*WORK TASK*
Start at the top line and retype the data exactly through to the end.

*DATA LISTING*
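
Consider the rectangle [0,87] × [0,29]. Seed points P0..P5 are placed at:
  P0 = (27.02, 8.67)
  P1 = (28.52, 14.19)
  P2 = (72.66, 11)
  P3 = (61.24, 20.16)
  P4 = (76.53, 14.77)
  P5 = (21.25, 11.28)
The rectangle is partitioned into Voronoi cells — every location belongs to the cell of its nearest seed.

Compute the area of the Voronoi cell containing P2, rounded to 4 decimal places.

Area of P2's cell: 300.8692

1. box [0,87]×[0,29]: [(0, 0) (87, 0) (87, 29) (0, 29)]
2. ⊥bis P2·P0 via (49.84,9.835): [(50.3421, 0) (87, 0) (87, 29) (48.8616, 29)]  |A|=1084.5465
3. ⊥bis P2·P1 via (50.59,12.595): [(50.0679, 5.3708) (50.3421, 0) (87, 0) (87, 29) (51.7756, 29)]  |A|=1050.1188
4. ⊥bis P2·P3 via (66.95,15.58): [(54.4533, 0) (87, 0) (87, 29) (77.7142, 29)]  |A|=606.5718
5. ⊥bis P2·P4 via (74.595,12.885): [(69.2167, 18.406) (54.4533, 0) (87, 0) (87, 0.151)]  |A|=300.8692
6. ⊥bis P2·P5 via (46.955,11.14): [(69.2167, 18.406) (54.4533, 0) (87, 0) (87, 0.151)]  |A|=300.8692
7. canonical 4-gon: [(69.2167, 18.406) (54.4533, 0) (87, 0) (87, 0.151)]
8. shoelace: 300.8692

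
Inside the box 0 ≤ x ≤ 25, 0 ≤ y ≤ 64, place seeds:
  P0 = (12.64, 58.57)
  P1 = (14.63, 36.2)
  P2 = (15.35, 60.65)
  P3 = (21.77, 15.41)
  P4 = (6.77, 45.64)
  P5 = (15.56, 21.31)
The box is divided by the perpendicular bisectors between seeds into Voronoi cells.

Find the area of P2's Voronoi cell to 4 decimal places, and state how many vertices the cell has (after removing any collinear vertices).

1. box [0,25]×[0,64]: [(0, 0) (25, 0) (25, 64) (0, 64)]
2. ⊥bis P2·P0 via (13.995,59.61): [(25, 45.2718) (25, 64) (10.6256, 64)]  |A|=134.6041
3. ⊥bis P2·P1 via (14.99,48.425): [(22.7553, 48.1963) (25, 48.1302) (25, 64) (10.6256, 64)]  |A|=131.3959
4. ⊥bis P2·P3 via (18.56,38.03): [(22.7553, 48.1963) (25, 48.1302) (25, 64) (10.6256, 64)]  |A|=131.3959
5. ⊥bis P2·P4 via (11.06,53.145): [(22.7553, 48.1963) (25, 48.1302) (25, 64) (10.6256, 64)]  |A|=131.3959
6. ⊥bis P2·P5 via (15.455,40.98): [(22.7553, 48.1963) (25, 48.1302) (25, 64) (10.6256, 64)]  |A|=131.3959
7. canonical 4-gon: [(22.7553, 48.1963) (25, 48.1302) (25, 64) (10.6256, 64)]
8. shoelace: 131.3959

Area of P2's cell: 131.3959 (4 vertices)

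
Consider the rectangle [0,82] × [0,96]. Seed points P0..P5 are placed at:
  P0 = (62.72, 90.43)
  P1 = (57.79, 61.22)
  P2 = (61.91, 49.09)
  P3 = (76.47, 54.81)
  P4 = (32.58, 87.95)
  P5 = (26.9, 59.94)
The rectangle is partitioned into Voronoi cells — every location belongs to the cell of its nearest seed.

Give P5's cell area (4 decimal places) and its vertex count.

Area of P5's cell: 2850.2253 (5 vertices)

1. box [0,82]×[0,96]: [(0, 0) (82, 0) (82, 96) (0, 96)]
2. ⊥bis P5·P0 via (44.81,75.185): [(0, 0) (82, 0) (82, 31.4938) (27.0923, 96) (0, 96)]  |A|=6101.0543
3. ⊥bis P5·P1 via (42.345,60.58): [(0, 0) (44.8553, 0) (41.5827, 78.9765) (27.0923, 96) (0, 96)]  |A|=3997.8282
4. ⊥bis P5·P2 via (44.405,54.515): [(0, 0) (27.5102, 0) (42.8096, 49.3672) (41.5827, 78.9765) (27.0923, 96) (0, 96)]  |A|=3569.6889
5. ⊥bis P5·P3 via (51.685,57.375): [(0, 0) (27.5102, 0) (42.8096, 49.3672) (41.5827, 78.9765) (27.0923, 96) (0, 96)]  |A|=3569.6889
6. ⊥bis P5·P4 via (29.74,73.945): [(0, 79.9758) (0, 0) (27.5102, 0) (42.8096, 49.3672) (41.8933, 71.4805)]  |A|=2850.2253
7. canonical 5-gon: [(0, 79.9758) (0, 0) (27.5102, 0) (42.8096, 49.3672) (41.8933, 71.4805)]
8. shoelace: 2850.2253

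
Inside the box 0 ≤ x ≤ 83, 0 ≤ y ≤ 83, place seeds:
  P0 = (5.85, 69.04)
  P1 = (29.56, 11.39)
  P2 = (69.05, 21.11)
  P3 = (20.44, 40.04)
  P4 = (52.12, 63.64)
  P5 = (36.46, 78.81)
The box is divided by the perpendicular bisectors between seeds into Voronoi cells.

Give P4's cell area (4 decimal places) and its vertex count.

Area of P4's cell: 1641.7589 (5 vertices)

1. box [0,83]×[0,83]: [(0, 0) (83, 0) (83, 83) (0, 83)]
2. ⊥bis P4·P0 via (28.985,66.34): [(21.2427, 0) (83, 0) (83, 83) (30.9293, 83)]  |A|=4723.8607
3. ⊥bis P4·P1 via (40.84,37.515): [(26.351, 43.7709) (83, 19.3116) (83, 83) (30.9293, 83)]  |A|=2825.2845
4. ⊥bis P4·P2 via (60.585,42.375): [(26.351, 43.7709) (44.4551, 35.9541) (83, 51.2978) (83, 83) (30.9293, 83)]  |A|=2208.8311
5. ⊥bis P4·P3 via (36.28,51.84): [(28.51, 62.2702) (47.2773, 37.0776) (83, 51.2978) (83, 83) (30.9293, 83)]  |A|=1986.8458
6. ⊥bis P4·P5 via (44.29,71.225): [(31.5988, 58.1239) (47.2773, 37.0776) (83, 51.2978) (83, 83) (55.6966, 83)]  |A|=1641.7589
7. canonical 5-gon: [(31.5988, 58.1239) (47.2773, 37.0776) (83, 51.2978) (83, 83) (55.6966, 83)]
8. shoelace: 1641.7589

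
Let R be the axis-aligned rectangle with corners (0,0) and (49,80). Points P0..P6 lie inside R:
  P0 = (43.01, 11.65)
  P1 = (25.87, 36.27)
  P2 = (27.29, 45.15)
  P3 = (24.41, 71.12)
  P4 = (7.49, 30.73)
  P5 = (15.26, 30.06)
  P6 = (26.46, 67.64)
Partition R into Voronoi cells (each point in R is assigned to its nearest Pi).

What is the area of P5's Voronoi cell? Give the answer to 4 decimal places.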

*RESPONSE TO THE EXERCISE*
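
Consider the rectangle [0,87] × [0,29]. Seed points P0..P5 are placed at:
  P0 = (27.02, 8.67)
  P1 = (28.52, 14.19)
  P2 = (72.66, 11)
  P3 = (61.24, 20.16)
  P4 = (76.53, 14.77)
  P5 = (21.25, 11.28)
The rectangle is partitioned into Voronoi cells — every location belongs to the cell of its nearest seed.

Compute the area of the Voronoi cell containing P2, rounded to 4 decimal places.

Area of P2's cell: 300.8692

1. box [0,87]×[0,29]: [(0, 0) (87, 0) (87, 29) (0, 29)]
2. ⊥bis P2·P0 via (49.84,9.835): [(50.3421, 0) (87, 0) (87, 29) (48.8616, 29)]  |A|=1084.5465
3. ⊥bis P2·P1 via (50.59,12.595): [(50.0679, 5.3708) (50.3421, 0) (87, 0) (87, 29) (51.7756, 29)]  |A|=1050.1188
4. ⊥bis P2·P3 via (66.95,15.58): [(54.4533, 0) (87, 0) (87, 29) (77.7142, 29)]  |A|=606.5718
5. ⊥bis P2·P4 via (74.595,12.885): [(69.2167, 18.406) (54.4533, 0) (87, 0) (87, 0.151)]  |A|=300.8692
6. ⊥bis P2·P5 via (46.955,11.14): [(69.2167, 18.406) (54.4533, 0) (87, 0) (87, 0.151)]  |A|=300.8692
7. canonical 4-gon: [(69.2167, 18.406) (54.4533, 0) (87, 0) (87, 0.151)]
8. shoelace: 300.8692

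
Inside the box 0 ≤ x ≤ 25, 0 ≤ y ≤ 64, place seeds:
  P0 = (12.64, 58.57)
  P1 = (14.63, 36.2)
  P2 = (15.35, 60.65)
  P3 = (21.77, 15.41)
  P4 = (6.77, 45.64)
  P5 = (15.56, 21.31)
The box is divided by the perpendicular bisectors between seeds into Voronoi cells.

Find the area of P2's Voronoi cell to 4 decimal places, and state how many vertices the cell has (after removing any collinear vertices).

1. box [0,25]×[0,64]: [(0, 0) (25, 0) (25, 64) (0, 64)]
2. ⊥bis P2·P0 via (13.995,59.61): [(25, 45.2718) (25, 64) (10.6256, 64)]  |A|=134.6041
3. ⊥bis P2·P1 via (14.99,48.425): [(22.7553, 48.1963) (25, 48.1302) (25, 64) (10.6256, 64)]  |A|=131.3959
4. ⊥bis P2·P3 via (18.56,38.03): [(22.7553, 48.1963) (25, 48.1302) (25, 64) (10.6256, 64)]  |A|=131.3959
5. ⊥bis P2·P4 via (11.06,53.145): [(22.7553, 48.1963) (25, 48.1302) (25, 64) (10.6256, 64)]  |A|=131.3959
6. ⊥bis P2·P5 via (15.455,40.98): [(22.7553, 48.1963) (25, 48.1302) (25, 64) (10.6256, 64)]  |A|=131.3959
7. canonical 4-gon: [(22.7553, 48.1963) (25, 48.1302) (25, 64) (10.6256, 64)]
8. shoelace: 131.3959

Area of P2's cell: 131.3959 (4 vertices)

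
Consider the rectangle [0,82] × [0,96]. Seed points P0..P5 are placed at:
  P0 = (62.72, 90.43)
  P1 = (57.79, 61.22)
  P2 = (61.91, 49.09)
  P3 = (76.47, 54.81)
  P4 = (32.58, 87.95)
  P5 = (26.9, 59.94)
The rectangle is partitioned into Voronoi cells — every location belongs to the cell of its nearest seed.

Give P5's cell area (4 decimal places) and its vertex count.

Area of P5's cell: 2850.2253 (5 vertices)

1. box [0,82]×[0,96]: [(0, 0) (82, 0) (82, 96) (0, 96)]
2. ⊥bis P5·P0 via (44.81,75.185): [(0, 0) (82, 0) (82, 31.4938) (27.0923, 96) (0, 96)]  |A|=6101.0543
3. ⊥bis P5·P1 via (42.345,60.58): [(0, 0) (44.8553, 0) (41.5827, 78.9765) (27.0923, 96) (0, 96)]  |A|=3997.8282
4. ⊥bis P5·P2 via (44.405,54.515): [(0, 0) (27.5102, 0) (42.8096, 49.3672) (41.5827, 78.9765) (27.0923, 96) (0, 96)]  |A|=3569.6889
5. ⊥bis P5·P3 via (51.685,57.375): [(0, 0) (27.5102, 0) (42.8096, 49.3672) (41.5827, 78.9765) (27.0923, 96) (0, 96)]  |A|=3569.6889
6. ⊥bis P5·P4 via (29.74,73.945): [(0, 79.9758) (0, 0) (27.5102, 0) (42.8096, 49.3672) (41.8933, 71.4805)]  |A|=2850.2253
7. canonical 5-gon: [(0, 79.9758) (0, 0) (27.5102, 0) (42.8096, 49.3672) (41.8933, 71.4805)]
8. shoelace: 2850.2253

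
Inside the box 0 ≤ x ≤ 83, 0 ≤ y ≤ 83, place seeds:
  P0 = (5.85, 69.04)
  P1 = (29.56, 11.39)
  P2 = (69.05, 21.11)
  P3 = (20.44, 40.04)
  P4 = (52.12, 63.64)
  P5 = (36.46, 78.81)
The box is divided by the perpendicular bisectors between seeds into Voronoi cells.

Give P4's cell area (4 decimal places) and its vertex count.

Area of P4's cell: 1641.7589 (5 vertices)

1. box [0,83]×[0,83]: [(0, 0) (83, 0) (83, 83) (0, 83)]
2. ⊥bis P4·P0 via (28.985,66.34): [(21.2427, 0) (83, 0) (83, 83) (30.9293, 83)]  |A|=4723.8607
3. ⊥bis P4·P1 via (40.84,37.515): [(26.351, 43.7709) (83, 19.3116) (83, 83) (30.9293, 83)]  |A|=2825.2845
4. ⊥bis P4·P2 via (60.585,42.375): [(26.351, 43.7709) (44.4551, 35.9541) (83, 51.2978) (83, 83) (30.9293, 83)]  |A|=2208.8311
5. ⊥bis P4·P3 via (36.28,51.84): [(28.51, 62.2702) (47.2773, 37.0776) (83, 51.2978) (83, 83) (30.9293, 83)]  |A|=1986.8458
6. ⊥bis P4·P5 via (44.29,71.225): [(31.5988, 58.1239) (47.2773, 37.0776) (83, 51.2978) (83, 83) (55.6966, 83)]  |A|=1641.7589
7. canonical 5-gon: [(31.5988, 58.1239) (47.2773, 37.0776) (83, 51.2978) (83, 83) (55.6966, 83)]
8. shoelace: 1641.7589

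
Let R be the axis-aligned rectangle with corners (0,0) and (49,80). Points P0..P6 lie inside R:
  P0 = (43.01, 11.65)
  P1 = (25.87, 36.27)
  P2 = (27.29, 45.15)
  P3 = (24.41, 71.12)
  P4 = (7.49, 30.73)
  P5 = (15.26, 30.06)
  P6 = (26.46, 67.64)
Partition R into Voronoi cells (each point in R is assigned to its nearest Pi).

What is the area of P5's Voronoi cell? Give the answer to 4 decimal places.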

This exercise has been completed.